What you should do –
From the entries, return every line where the string "transmission" shows up.
▽
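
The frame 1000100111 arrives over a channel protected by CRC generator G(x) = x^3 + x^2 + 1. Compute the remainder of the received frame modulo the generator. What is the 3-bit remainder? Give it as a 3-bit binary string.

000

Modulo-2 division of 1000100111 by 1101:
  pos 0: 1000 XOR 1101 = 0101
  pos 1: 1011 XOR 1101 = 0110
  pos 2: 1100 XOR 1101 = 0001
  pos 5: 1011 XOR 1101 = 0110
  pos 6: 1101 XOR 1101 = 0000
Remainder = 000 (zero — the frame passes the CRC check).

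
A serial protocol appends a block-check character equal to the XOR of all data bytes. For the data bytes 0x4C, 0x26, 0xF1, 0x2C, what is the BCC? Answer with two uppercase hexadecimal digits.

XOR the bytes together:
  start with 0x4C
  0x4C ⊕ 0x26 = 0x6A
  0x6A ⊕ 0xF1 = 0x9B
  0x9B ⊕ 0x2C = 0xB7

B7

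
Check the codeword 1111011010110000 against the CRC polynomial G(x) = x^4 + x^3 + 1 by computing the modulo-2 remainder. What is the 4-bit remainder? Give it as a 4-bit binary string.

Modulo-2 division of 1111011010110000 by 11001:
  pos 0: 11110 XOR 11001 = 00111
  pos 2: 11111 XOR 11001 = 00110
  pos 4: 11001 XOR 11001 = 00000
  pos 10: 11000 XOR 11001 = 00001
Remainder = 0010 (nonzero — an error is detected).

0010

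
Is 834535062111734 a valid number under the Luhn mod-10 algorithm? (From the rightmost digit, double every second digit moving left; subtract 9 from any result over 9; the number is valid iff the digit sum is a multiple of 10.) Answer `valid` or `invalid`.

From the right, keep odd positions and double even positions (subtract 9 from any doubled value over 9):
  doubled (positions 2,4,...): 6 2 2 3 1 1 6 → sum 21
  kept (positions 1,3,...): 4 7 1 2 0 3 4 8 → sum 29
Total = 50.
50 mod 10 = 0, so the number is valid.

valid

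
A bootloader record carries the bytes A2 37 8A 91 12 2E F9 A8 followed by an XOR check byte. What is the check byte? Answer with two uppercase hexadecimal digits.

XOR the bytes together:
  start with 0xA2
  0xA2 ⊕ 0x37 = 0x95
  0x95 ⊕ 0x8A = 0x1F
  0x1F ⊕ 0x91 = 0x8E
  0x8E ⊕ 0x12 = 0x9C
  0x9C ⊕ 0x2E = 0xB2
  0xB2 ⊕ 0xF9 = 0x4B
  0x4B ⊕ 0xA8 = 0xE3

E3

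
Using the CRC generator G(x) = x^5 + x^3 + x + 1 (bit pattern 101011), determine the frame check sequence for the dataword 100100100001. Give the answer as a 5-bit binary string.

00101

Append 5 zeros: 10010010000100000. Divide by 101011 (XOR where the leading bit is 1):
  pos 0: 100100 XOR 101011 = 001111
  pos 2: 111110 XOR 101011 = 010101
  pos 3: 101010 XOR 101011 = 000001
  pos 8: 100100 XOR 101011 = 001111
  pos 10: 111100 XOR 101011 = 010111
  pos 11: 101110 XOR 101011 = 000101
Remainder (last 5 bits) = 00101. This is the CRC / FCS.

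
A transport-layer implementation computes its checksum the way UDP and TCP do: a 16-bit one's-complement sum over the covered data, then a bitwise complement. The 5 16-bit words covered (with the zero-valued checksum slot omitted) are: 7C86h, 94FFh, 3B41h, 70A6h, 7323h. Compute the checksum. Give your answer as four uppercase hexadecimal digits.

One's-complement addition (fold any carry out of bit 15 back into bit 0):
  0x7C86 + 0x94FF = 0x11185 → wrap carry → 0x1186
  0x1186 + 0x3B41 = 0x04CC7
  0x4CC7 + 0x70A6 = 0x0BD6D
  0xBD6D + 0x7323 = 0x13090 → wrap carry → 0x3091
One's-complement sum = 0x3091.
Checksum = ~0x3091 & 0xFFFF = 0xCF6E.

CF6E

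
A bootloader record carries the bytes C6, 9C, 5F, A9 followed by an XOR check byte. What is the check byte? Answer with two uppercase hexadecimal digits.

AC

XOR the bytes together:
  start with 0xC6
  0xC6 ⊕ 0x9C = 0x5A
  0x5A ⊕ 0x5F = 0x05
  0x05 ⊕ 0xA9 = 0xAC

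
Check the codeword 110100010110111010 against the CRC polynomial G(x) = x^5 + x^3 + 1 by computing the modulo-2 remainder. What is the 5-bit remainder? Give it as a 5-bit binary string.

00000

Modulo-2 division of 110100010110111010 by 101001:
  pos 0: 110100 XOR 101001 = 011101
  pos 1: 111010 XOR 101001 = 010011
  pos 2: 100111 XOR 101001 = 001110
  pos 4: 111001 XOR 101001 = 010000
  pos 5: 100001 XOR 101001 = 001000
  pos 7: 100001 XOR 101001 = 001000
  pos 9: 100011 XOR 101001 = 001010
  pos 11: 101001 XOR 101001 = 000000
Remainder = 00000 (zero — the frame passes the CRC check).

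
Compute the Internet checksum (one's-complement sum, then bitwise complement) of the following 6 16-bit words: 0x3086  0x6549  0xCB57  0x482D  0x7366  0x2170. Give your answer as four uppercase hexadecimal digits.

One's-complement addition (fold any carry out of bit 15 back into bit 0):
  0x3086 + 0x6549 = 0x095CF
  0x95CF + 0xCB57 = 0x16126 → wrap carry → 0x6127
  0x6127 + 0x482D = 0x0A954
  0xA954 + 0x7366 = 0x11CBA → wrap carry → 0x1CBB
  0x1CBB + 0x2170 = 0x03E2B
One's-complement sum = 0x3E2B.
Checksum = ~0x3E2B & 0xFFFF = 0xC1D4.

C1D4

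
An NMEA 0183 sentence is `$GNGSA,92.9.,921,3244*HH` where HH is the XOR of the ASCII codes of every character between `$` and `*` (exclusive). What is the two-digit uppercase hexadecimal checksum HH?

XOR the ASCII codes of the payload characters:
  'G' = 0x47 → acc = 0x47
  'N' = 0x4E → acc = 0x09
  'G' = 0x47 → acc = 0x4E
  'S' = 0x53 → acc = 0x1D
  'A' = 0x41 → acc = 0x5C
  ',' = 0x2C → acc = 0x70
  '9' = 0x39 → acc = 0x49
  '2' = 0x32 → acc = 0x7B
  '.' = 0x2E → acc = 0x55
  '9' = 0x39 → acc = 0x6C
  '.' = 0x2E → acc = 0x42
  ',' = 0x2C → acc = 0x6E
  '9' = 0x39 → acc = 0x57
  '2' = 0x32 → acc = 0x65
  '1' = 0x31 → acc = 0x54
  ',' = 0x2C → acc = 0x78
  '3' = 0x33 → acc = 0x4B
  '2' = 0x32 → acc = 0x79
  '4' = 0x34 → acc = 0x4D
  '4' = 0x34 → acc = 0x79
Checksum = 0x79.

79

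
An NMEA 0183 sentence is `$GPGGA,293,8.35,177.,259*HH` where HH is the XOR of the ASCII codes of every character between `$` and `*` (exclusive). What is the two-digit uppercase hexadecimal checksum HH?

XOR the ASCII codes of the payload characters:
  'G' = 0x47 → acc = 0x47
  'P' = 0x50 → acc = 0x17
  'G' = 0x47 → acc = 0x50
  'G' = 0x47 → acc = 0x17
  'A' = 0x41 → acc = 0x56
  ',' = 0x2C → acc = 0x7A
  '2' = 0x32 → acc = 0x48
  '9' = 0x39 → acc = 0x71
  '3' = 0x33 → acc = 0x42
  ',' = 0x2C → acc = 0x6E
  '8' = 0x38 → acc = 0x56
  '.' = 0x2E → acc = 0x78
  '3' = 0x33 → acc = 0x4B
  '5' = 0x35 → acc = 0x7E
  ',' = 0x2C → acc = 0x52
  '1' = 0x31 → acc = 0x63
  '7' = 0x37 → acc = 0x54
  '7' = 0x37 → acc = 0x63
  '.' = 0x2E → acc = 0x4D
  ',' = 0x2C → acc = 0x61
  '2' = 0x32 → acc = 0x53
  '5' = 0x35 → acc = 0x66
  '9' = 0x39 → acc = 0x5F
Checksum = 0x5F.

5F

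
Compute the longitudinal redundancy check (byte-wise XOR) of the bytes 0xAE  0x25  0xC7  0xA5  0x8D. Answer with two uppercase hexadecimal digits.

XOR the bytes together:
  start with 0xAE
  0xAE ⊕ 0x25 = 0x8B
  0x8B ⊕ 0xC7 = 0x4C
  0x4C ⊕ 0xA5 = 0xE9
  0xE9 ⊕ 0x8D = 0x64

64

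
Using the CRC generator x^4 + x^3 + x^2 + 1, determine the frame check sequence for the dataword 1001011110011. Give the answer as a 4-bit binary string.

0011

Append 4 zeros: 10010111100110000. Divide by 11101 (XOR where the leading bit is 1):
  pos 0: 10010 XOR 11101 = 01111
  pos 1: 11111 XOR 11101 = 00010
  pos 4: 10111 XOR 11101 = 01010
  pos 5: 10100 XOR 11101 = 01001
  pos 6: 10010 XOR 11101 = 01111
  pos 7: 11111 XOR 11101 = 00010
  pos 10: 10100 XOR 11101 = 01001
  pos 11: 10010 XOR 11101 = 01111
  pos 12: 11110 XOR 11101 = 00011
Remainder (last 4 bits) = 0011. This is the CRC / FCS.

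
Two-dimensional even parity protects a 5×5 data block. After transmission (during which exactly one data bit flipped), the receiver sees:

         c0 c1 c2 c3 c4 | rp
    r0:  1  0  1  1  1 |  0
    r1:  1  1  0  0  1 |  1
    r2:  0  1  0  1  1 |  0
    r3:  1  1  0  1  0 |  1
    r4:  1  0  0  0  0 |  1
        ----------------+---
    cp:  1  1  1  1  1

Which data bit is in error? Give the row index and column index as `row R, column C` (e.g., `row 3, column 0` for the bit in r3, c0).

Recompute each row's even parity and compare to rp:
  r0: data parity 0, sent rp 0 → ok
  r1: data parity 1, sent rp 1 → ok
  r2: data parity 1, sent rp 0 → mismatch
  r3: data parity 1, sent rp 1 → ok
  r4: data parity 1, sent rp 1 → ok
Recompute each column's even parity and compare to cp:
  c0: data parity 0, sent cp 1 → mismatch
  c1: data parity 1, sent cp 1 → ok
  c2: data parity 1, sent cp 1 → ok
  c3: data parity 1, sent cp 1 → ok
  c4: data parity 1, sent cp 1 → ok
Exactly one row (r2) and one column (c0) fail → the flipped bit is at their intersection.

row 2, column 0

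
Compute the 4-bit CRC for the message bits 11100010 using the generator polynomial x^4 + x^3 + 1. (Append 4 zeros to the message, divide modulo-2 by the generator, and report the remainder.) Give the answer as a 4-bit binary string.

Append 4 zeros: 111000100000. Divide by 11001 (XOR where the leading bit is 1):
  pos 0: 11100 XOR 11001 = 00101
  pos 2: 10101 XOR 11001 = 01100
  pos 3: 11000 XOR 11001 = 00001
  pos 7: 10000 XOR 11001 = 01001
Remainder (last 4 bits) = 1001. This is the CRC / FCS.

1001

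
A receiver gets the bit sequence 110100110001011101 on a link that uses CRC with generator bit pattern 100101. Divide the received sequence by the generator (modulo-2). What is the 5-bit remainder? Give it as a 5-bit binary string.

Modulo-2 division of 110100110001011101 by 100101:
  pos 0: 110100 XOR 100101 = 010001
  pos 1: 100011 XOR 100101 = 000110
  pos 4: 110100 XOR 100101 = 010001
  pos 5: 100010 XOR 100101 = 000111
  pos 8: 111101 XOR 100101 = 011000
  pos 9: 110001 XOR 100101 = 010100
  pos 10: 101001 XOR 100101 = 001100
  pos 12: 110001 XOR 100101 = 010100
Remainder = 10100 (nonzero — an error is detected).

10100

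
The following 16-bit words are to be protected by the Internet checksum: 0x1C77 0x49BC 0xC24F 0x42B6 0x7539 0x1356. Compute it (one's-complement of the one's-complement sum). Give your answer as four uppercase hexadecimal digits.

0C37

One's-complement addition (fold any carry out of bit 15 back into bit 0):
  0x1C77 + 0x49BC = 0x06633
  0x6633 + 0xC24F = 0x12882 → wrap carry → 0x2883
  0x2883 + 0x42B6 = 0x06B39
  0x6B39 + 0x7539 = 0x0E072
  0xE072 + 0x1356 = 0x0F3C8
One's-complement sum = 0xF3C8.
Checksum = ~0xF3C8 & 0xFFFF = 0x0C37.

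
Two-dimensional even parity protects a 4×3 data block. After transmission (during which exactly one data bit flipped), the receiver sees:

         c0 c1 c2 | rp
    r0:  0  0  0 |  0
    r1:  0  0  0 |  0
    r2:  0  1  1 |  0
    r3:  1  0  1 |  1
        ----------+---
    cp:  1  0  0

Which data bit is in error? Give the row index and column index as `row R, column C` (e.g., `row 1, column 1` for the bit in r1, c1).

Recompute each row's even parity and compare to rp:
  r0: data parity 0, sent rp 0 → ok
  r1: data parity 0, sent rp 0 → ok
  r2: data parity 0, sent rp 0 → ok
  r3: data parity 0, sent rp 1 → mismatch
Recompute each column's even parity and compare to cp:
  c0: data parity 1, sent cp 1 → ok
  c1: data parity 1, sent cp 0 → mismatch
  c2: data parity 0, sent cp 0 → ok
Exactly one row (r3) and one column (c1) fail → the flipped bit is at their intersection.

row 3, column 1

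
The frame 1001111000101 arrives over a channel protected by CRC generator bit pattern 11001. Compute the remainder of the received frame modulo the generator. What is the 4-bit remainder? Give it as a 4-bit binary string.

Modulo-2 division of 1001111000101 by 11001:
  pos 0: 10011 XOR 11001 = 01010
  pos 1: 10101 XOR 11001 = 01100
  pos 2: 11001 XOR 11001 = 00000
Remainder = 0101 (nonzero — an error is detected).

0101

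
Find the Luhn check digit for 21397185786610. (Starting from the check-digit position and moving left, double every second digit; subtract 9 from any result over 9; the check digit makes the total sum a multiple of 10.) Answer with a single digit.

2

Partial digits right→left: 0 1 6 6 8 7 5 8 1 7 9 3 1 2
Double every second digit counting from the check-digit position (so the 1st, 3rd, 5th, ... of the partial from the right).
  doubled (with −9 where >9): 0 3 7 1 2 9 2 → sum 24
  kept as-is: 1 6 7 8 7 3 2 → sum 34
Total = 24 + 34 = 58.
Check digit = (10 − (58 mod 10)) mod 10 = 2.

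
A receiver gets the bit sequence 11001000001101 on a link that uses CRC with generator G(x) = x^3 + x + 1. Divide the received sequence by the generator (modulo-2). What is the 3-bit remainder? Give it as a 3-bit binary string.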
△
Task output –
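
Two-dimensional even parity protects a 5×5 data block. After transmission (during which exactly one data bit flipped), the receiver sees:
Two-dimensional even parity protects a 4×3 data block. After transmission (during which exactly one data bit flipped), the receiver sees: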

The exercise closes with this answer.